Task: When you reach the line containing "Service target at" in the entries below, repeat it and each line after it exactly until the entries end.

Collected data
--- START ---
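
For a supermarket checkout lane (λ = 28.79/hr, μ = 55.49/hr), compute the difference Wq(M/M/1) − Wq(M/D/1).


ρ = 28.79/55.49 = 0.5188
Wq(M/M/1) = ρ/(μ−λ) = 0.5188/26.70 = 0.01943 hr
Wq(M/D/1) = ρ/(2(μ−λ)) = 0.009716 hr
Savings = 0.01943 − 0.009716 = 0.009716 hr

Final: 0.009716 hr


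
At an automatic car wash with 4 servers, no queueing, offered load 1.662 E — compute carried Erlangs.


B(4,1.662) = 0.062018 (Erlang-B)
Carried load = a(1 − B) = 1.662·(1 − 0.062018) = 1.662·0.937982 = 1.5589 E

Final: 1.5589 Erlangs


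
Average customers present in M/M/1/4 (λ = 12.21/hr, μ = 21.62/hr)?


ρ = 12.21/21.62 = 0.5648
L = ρ[1 − (K+1)ρ^K + Kρ^(K+1)] / [(1−ρ)(1−ρ^(K+1))]
Numerator: 0.5648·(1 − 5·0.101728 + 4·0.057451) = 0.407282
Denominator: (0.4352)·(0.942549) = 0.410240
L = 0.407282/0.410240 = 0.9928

Final: 0.9928


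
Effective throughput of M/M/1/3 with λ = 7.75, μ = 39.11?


ρ = 0.1982; P_K = (1−ρ)ρ^3/(1−ρ^4) = 0.006249
λ_eff = λ(1 − P_K) = 7.75·(1 − 0.006249) = 7.75·0.993751 = 7.7016 /hr

Final: 7.7016 /hr


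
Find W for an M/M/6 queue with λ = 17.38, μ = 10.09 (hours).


a = 1.7225; ρ = 0.2871; P₀ = 0.178514
Lq = P₀·a^c·ρ/(c!(1−ρ)²) = 0.003658
Wq = Lq/λ = 0.003658/17.38 = 0.0002105 hr
W = Wq + 1/μ = 0.0002105 + 0.09911 = 0.09932 hr

Final: 0.09932 hr


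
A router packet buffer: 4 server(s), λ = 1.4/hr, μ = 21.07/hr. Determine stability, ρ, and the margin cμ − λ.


Total capacity cμ = 4·21.07 = 84.28/hr
ρ = λ/(cμ) = 1.4/84.28 = 0.01661
Stable ⇔ ρ < 1: YES
Spare capacity = cμ − λ = 84.28 − 1.4 = 82.88/hr

Final: ρ = 0.01661; stable; margin = 82.88/hr


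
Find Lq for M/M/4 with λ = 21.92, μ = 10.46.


a = λ/μ = 2.0956; ρ = a/4 = 0.5239
P₀ = 0.117467
Lq = P₀·a^c·ρ / (c!·(1−ρ)²) = 0.117467·19.28570·0.5239/(24·0.22667)
= 0.21817

Final: 0.21817


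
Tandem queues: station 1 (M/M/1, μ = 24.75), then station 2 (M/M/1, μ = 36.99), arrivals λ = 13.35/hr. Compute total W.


Each node sees arrival rate λ = 13.35/hr (tandem ⇒ throughput preserved).
W₁ = 1/(μ₁−λ) = 1/(24.75−13.35) = 0.08772 hr
W₂ = 1/(μ₂−λ) = 1/(36.99−13.35) = 0.04230 hr
W_total = W₁ + W₂ = 0.08772 + 0.04230 = 0.13002 hr

Final: 0.13002 hr


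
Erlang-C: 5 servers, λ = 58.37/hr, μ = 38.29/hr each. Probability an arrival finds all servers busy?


a = λ/μ = 1.5244; ρ = a/5 = 0.3049
P₀ = 0.217369 (from M/M/c formula)
C(c,a) = [a^c/(c!(1−ρ))]·P₀ = [8.23231/(120·0.6951)]·0.217369
= 0.09869·0.217369 = 0.021453

Final: 0.021453


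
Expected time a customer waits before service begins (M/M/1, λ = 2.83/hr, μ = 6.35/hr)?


ρ = 2.83/6.35 = 0.4457
Wq = ρ/(μ−λ) = 0.4457/(6.35 − 2.83) = 0.4457/3.52 = 0.1266 hr

Final: 0.1266 hr


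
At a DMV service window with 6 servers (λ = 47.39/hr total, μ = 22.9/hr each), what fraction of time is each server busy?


ρ = λ/(cμ) = 47.39/(6·22.9) = 47.39/137.40 = 0.3449

Final: 0.3449


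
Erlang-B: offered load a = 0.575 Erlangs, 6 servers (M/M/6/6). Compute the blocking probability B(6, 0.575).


B(c,a) = (a^c/c!) / Σ_{k=0}^{c} a^k/k!
a^6/6! = 0.00005020
Σ terms (k=0..6): 1.00000 + 0.57500 + 0.16531 + 0.03168 + 0.004555 + 0.0005238 + 0.00005020 = 1.777126
B = 0.00005020/1.777126 = 0.00002825

Final: 0.00002825


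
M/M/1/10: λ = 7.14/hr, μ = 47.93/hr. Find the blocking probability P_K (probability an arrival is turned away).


ρ = λ/μ = 7.14/47.93 = 0.1490
P_K = (1−ρ)ρ^K/(1−ρ^(K+1)) = (0.8510·0.000000005382)/(1 − 8.017e-10)
= 0.000000004580/1.000000 = 0.000000004580

Final: 0.000000004580


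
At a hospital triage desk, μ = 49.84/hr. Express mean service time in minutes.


Mean service time = 1/μ = 1/49.84 hour = 0.02006 hour
In minutes: 0.02006 × 60 = 1.2039 min

Final: 1.2039 min


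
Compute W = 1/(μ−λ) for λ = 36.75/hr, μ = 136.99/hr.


W = 1/(μ−λ) = 1/(136.99 − 36.75) = 1/100.24 = 0.009976 hr

Final: 0.009976 hr


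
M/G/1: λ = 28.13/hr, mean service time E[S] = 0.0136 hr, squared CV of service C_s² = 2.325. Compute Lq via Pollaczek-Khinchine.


ρ = λ·E[S] = 28.13·0.0136 = 0.3826
Lq = ρ²(1+C_s²)/(2(1−ρ)) = 0.1464·(1+2.325)/(2·0.6174)
= 0.1464·3.3250/1.2349 = 0.39408

Final: 0.39408


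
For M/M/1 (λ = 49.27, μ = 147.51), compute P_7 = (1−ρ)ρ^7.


ρ = 49.27/147.51 = 0.3340
P_n = (1−ρ)·ρ^n = (1 − 0.3340)·0.3340^7 = 0.6660·0.0004638 = 0.0003089

Final: 0.0003089


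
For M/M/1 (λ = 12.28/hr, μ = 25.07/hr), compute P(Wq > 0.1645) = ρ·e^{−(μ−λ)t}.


ρ = 12.28/25.07 = 0.4898
P(Wq > t) = ρ·e^{−(μ−λ)t} = 0.4898·e^{−2.1040}
= 0.4898·0.121973 = 0.059746

Final: 0.059746


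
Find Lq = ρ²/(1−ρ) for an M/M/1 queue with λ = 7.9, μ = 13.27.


ρ = 7.9/13.27 = 0.5953
Lq = ρ²/(1−ρ) = 0.3544/0.4047 = 0.8758

Final: 0.8758


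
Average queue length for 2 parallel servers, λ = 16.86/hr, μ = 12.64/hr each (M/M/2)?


a = λ/μ = 1.3339; ρ = a/2 = 0.6669
P₀ = 0.199810
Lq = P₀·a^c·ρ / (c!·(1−ρ)²) = 0.199810·1.77918·0.6669/(2·0.11094)
= 1.06861

Final: 1.06861


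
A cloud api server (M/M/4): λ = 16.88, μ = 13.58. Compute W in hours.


a = 1.2430; ρ = 0.3108; P₀ = 0.287362
Lq = P₀·a^c·ρ/(c!(1−ρ)²) = 0.01870
Wq = Lq/λ = 0.01870/16.88 = 0.001108 hr
W = Wq + 1/μ = 0.001108 + 0.07364 = 0.07475 hr

Final: 0.07475 hr


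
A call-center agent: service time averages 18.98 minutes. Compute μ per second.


μ = 1/(service time) in consistent units.
1 second = 0.0166667 min, so μ = 0.0166667/18.98 = 0.0008781 per second

Final: 0.0008781 /sec


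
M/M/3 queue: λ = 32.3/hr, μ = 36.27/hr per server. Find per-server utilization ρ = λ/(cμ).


ρ = λ/(cμ) = 32.3/(3·36.27) = 32.3/108.81 = 0.2968

Final: 0.2968


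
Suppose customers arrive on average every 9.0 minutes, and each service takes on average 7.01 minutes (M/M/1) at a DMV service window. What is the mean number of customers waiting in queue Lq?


λ = 60/9.0 = 6.6667 /hr
μ = 60/7.01 = 8.5592 /hr
ρ = λ/μ = 6.6667/8.5592 = 0.7789
Lq = ρ²/(1−ρ) = 0.6067/0.2211 = 2.7437

Final: 2.7437


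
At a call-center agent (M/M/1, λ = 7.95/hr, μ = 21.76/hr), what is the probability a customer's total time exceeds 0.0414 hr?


W ~ Exponential(μ−λ) for M/M/1.
μ − λ = 21.76 − 7.95 = 13.8100
P(W > t) = e^{−(μ−λ)t} = e^{−0.5717} = 0.564546

Final: 0.564546


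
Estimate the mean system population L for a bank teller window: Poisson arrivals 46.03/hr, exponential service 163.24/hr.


ρ = λ/μ = 46.03/163.24 = 0.2820
L = ρ/(1−ρ) = 0.2820/(1 − 0.2820) = 0.2820/0.7180 = 0.3927

Final: 0.3927


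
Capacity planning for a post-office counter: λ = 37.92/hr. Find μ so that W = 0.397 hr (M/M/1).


W = 1/(μ−λ) ⇒ μ − λ = 1/W = 1/0.397 = 2.5189
μ = λ + 1/W = 37.92 + 2.5189 = 40.4389 per hr

Final: 40.4389 /hr


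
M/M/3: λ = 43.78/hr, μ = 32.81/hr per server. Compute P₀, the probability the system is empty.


a = λ/μ = 43.78/32.81 = 1.3343; ρ = a/c = 0.4448
Σ_{k=0}^{2} a^k/k! (terms k=0..2) = 1.00000 + 1.33435 + 0.89024 = 3.22459
Tail: a^3/(3!(1−ρ)) = 2.37579/(6·0.5552) = 0.71317
P₀ = 1/(3.22459 + 0.71317) = 1/3.93777 = 0.253951

Final: 0.253951


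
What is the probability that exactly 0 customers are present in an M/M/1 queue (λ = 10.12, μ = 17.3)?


ρ = 10.12/17.3 = 0.5850
P_n = (1−ρ)·ρ^n = (1 − 0.5850)·0.5850^0 = 0.4150·1.000000 = 0.415029

Final: 0.415029


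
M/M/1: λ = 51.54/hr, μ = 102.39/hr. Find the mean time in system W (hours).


W = 1/(μ−λ) = 1/(102.39 − 51.54) = 1/50.85 = 0.01967 hr

Final: 0.01967 hr


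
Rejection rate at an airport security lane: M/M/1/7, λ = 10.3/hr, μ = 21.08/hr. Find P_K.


ρ = λ/μ = 10.3/21.08 = 0.4886
P_K = (1−ρ)ρ^K/(1−ρ^(K+1)) = (0.5114·0.006649)/(1 − 0.003249)
= 0.003400/0.996751 = 0.003411

Final: 0.003411


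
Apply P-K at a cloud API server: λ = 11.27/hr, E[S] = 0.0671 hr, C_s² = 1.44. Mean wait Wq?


ρ = λ·E[S] = 11.27·0.0671 = 0.7562
E[S²] = E[S]²(1+C_s²) = 0.0671²·(1+1.44) = 0.010986
Wq = λ·E[S²]/(2(1−ρ)) = 11.27·0.010986/(2·0.2438) = 0.25394 hr

Final: 0.25394 hr


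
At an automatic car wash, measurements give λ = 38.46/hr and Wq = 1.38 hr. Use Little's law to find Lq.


Lq = λWq = 38.46·1.38 = 53.0748

Final: 53.0748


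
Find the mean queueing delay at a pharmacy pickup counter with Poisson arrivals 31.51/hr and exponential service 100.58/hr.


ρ = 31.51/100.58 = 0.3133
Wq = ρ/(μ−λ) = 0.3133/(100.58 − 31.51) = 0.3133/69.07 = 0.004536 hr

Final: 0.004536 hr


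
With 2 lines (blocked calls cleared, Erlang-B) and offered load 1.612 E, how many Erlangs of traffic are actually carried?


B(2,1.612) = 0.332187 (Erlang-B)
Carried load = a(1 − B) = 1.612·(1 − 0.332187) = 1.612·0.667813 = 1.0765 E

Final: 1.0765 Erlangs


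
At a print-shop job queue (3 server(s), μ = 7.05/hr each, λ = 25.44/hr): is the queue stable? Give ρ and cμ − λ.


Total capacity cμ = 3·7.05 = 21.15/hr
ρ = λ/(cμ) = 25.44/21.15 = 1.2028
Stable ⇔ ρ < 1: NO
Spare capacity = cμ − λ = 21.15 − 25.44 = -4.29/hr

Final: ρ = 1.2028; unstable; margin = -4.29/hr


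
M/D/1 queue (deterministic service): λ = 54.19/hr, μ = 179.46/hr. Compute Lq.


ρ = 54.19/179.46 = 0.3020
M/D/1: Lq = ρ²/(2(1−ρ)) = 0.09118/(2·0.6980) = 0.06531

Final: 0.06531


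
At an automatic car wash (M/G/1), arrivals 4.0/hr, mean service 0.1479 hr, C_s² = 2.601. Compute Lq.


ρ = λ·E[S] = 4.0·0.1479 = 0.5916
Lq = ρ²(1+C_s²)/(2(1−ρ)) = 0.3500·(1+2.601)/(2·0.4084)
= 0.3500·3.6010/0.8168 = 1.54299

Final: 1.54299


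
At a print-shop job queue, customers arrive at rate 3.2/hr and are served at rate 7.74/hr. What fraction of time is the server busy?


ρ = λ/μ = 3.2/7.74 = 0.4134

Final: 0.4134


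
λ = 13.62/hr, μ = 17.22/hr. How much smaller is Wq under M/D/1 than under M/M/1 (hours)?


ρ = 13.62/17.22 = 0.7909
Wq(M/M/1) = ρ/(μ−λ) = 0.7909/3.60 = 0.21971 hr
Wq(M/D/1) = ρ/(2(μ−λ)) = 0.10985 hr
Savings = 0.21971 − 0.10985 = 0.10985 hr

Final: 0.10985 hr


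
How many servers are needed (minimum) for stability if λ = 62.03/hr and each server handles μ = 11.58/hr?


Stability requires cμ > λ ⇔ c > λ/μ.
λ/μ = 62.03/11.58 = 5.3566
Minimum integer c = ⌊5.3566⌋ + 1 = 6
Check: 6·11.58 = 69.48 > 62.03, while 5·11.58 = 57.90 ≤ 62.03

Final: 6 servers


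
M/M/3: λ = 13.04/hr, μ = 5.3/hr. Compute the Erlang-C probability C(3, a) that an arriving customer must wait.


a = λ/μ = 2.4604; ρ = a/3 = 0.8201
P₀ = 0.049292 (from M/M/c formula)
C(c,a) = [a^c/(c!(1−ρ))]·P₀ = [14.89379/(6·0.1799)]·0.049292
= 13.80019·0.049292 = 0.680238

Final: 0.680238


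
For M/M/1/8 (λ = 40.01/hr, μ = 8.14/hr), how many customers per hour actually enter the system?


ρ = 4.9152; P_K = (1−ρ)ρ^8/(1−ρ^9) = 0.796551
λ_eff = λ(1 − P_K) = 40.01·(1 − 0.796551) = 40.01·0.203449 = 8.1400 /hr

Final: 8.1400 /hr


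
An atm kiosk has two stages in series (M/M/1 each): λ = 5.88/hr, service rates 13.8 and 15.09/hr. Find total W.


Each node sees arrival rate λ = 5.88/hr (tandem ⇒ throughput preserved).
W₁ = 1/(μ₁−λ) = 1/(13.8−5.88) = 0.12626 hr
W₂ = 1/(μ₂−λ) = 1/(15.09−5.88) = 0.10858 hr
W_total = W₁ + W₂ = 0.12626 + 0.10858 = 0.23484 hr

Final: 0.23484 hr


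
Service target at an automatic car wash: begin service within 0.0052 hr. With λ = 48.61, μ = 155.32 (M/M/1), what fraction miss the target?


ρ = 48.61/155.32 = 0.3130
P(Wq > t) = ρ·e^{−(μ−λ)t} = 0.3130·e^{−0.5549}
= 0.3130·0.574134 = 0.179685

Final: 0.179685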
--- END ---
Solved exercise:
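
Service target at an automatic car wash: begin service within 0.0052 hr. With λ = 48.61, μ = 155.32 (M/M/1), what fraction miss the target?


ρ = 48.61/155.32 = 0.3130
P(Wq > t) = ρ·e^{−(μ−λ)t} = 0.3130·e^{−0.5549}
= 0.3130·0.574134 = 0.179685

Final: 0.179685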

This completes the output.